■ **Your instructions**
Exactly the lines from the opening of the data through the line containing "Answer: 4/100099 ≈ 3.9960e-5" should be reproduced, please, with nothing added.

■ **Saved data entries**
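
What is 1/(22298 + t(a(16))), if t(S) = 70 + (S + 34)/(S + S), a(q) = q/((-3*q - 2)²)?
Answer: 4/100099 ≈ 3.9960e-5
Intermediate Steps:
a(q) = q/(-2 - 3*q)² (a(q) = q/((-2 - 3*q)²) = q/(-2 - 3*q)²)
t(S) = 70 + (34 + S)/(2*S) (t(S) = 70 + (34 + S)/((2*S)) = 70 + (34 + S)*(1/(2*S)) = 70 + (34 + S)/(2*S))
1/(22298 + t(a(16))) = 1/(22298 + (141/2 + 17/((16/(2 + 3*16)²)))) = 1/(22298 + (141/2 + 17/((16/(2 + 48)²)))) = 1/(22298 + (141/2 + 17/((16/50²)))) = 1/(22298 + (141/2 + 17/((16*(1/2500))))) = 1/(22298 + (141/2 + 17/(4/625))) = 1/(22298 + (141/2 + 17*(625/4))) = 1/(22298 + (141/2 + 10625/4)) = 1/(22298 + 10907/4) = 1/(100099/4) = 4/100099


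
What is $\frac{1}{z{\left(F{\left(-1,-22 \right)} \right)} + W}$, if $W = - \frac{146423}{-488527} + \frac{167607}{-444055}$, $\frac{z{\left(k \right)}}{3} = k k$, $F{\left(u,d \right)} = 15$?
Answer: $\frac{216932856985}{146412817785251} \approx 0.0014817$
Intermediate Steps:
$z{\left(k \right)} = 3 k^{2}$ ($z{\left(k \right)} = 3 k k = 3 k^{2}$)
$W = - \frac{16860679624}{216932856985}$ ($W = \left(-146423\right) \left(- \frac{1}{488527}\right) + 167607 \left(- \frac{1}{444055}\right) = \frac{146423}{488527} - \frac{167607}{444055} = - \frac{16860679624}{216932856985} \approx -0.077723$)
$\frac{1}{z{\left(F{\left(-1,-22 \right)} \right)} + W} = \frac{1}{3 \cdot 15^{2} - \frac{16860679624}{216932856985}} = \frac{1}{3 \cdot 225 - \frac{16860679624}{216932856985}} = \frac{1}{675 - \frac{16860679624}{216932856985}} = \frac{1}{\frac{146412817785251}{216932856985}} = \frac{216932856985}{146412817785251}$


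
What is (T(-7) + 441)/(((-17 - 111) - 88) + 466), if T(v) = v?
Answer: 217/125 ≈ 1.7360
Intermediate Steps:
(T(-7) + 441)/(((-17 - 111) - 88) + 466) = (-7 + 441)/(((-17 - 111) - 88) + 466) = 434/((-128 - 88) + 466) = 434/(-216 + 466) = 434/250 = 434*(1/250) = 217/125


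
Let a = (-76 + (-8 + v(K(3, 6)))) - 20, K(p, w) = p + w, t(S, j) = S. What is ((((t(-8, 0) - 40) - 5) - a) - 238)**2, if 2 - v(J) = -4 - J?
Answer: 40804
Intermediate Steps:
v(J) = 6 + J (v(J) = 2 - (-4 - J) = 2 + (4 + J) = 6 + J)
a = -89 (a = (-76 + (-8 + (6 + (3 + 6)))) - 20 = (-76 + (-8 + (6 + 9))) - 20 = (-76 + (-8 + 15)) - 20 = (-76 + 7) - 20 = -69 - 20 = -89)
((((t(-8, 0) - 40) - 5) - a) - 238)**2 = ((((-8 - 40) - 5) - 1*(-89)) - 238)**2 = (((-48 - 5) + 89) - 238)**2 = ((-53 + 89) - 238)**2 = (36 - 238)**2 = (-202)**2 = 40804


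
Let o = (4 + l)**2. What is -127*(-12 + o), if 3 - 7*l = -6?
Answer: -99187/49 ≈ -2024.2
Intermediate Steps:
l = 9/7 (l = 3/7 - 1/7*(-6) = 3/7 + 6/7 = 9/7 ≈ 1.2857)
o = 1369/49 (o = (4 + 9/7)**2 = (37/7)**2 = 1369/49 ≈ 27.939)
-127*(-12 + o) = -127*(-12 + 1369/49) = -127*781/49 = -99187/49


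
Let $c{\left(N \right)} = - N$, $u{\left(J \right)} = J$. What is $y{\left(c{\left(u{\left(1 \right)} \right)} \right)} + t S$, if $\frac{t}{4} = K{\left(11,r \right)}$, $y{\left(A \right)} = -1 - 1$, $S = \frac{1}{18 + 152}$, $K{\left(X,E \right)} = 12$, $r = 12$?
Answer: $- \frac{146}{85} \approx -1.7176$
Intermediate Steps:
$S = \frac{1}{170} \approx 0.0058824$
$y{\left(A \right)} = -2$ ($y{\left(A \right)} = -1 - 1 = -2$)
$t = 48$ ($t = 4 \cdot 12 = 48$)
$y{\left(c{\left(u{\left(1 \right)} \right)} \right)} + t S = -2 + 48 \cdot \frac{1}{170} = -2 + \frac{24}{85} = - \frac{146}{85}$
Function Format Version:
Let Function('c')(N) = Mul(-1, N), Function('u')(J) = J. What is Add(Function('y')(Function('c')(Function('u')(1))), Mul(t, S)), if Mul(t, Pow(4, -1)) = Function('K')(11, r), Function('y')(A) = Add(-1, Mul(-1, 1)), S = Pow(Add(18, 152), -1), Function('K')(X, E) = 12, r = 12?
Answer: Rational(-146, 85) ≈ -1.7176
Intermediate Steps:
S = Rational(1, 170) (S = Pow(170, -1) = Rational(1, 170) ≈ 0.0058824)
Function('y')(A) = -2 (Function('y')(A) = Add(-1, -1) = -2)
t = 48 (t = Mul(4, 12) = 48)
Add(Function('y')(Function('c')(Function('u')(1))), Mul(t, S)) = Add(-2, Mul(48, Rational(1, 170))) = Add(-2, Rational(24, 85)) = Rational(-146, 85)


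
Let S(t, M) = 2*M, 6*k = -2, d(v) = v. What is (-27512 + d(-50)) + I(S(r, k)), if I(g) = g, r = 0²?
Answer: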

■ **Answer box**
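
What is 1/(22298 + t(a(16))), if t(S) = 70 + (S + 34)/(S + S), a(q) = q/((-3*q - 2)²)?
Answer: 4/100099 ≈ 3.9960e-5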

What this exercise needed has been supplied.